Requirement: Which lines in the records below contain the word "under"? Copy each of them.

________________________

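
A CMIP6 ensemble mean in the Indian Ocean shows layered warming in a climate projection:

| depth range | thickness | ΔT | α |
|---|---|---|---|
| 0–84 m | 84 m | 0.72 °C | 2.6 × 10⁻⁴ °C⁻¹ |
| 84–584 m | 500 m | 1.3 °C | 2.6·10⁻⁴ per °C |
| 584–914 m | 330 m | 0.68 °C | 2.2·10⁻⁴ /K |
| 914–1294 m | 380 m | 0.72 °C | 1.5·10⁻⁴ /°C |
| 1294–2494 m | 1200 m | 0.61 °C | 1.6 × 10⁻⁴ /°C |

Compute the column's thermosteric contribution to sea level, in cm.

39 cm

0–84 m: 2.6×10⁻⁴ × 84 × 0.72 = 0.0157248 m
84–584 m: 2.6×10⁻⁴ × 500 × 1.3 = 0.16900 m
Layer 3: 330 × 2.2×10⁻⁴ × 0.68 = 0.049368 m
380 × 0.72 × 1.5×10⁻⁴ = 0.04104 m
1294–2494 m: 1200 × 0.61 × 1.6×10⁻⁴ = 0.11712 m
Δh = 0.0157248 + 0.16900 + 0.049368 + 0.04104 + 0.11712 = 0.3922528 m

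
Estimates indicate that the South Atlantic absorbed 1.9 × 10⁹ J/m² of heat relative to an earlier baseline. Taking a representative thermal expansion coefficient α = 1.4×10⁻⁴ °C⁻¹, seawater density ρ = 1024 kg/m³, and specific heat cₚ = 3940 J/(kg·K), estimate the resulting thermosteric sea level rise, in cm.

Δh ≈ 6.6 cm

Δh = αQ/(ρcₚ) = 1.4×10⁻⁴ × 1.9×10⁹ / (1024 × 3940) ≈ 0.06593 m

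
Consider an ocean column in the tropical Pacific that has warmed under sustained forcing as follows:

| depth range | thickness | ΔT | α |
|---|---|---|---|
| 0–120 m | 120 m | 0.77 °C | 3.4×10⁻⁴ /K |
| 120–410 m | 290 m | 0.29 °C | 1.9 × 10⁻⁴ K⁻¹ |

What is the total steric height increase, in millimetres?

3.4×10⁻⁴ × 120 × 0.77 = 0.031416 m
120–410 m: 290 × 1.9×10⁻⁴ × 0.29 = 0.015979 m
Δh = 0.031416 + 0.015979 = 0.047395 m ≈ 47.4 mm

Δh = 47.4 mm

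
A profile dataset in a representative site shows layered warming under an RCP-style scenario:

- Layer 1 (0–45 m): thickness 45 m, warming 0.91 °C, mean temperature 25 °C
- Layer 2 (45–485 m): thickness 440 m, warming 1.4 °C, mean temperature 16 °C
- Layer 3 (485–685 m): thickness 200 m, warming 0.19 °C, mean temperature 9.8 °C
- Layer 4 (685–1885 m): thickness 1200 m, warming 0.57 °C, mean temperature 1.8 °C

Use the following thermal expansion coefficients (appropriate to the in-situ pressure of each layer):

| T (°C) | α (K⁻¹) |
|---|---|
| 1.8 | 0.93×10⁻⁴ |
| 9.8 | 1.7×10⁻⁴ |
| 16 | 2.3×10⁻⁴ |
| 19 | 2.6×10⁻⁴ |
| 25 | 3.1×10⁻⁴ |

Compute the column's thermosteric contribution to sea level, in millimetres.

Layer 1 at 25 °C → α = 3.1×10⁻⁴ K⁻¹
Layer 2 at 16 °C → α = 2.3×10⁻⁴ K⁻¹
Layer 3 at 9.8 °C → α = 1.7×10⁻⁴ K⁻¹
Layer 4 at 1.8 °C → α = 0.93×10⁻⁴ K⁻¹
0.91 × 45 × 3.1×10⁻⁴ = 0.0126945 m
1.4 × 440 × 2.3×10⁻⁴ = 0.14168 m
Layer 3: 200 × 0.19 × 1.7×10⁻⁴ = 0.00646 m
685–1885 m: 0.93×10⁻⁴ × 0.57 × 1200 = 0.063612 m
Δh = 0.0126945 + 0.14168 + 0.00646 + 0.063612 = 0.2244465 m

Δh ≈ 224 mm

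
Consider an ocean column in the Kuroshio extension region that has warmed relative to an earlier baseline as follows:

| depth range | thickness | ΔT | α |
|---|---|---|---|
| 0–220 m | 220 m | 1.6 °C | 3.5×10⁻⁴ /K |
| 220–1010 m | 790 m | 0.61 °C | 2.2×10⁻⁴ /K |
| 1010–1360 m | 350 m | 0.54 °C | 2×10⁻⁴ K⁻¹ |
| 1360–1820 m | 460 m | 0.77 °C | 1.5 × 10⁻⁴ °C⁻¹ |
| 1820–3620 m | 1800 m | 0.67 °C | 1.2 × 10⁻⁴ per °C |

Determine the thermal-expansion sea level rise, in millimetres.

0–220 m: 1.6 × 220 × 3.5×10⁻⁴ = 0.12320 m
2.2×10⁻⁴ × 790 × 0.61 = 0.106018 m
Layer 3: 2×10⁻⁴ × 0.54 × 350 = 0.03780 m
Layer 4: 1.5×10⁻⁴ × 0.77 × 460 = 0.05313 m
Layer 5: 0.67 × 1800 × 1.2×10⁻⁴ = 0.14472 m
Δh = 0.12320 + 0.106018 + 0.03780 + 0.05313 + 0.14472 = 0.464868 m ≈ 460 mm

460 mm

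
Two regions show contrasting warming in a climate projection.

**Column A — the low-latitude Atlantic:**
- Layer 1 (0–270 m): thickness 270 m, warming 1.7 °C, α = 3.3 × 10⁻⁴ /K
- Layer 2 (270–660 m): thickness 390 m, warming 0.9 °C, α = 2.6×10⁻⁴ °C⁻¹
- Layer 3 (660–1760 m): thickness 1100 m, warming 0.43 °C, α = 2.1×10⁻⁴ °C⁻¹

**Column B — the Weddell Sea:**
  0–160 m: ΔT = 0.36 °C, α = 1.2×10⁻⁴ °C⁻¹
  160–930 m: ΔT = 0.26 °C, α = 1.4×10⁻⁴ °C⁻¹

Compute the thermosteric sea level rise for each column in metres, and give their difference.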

________________________

Answer to the exercise:
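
Consider an ocean column in the tropical Pacific that has warmed under sustained forcing as follows:
A profile dataset in a representative site shows layered warming under an RCP-style scenario: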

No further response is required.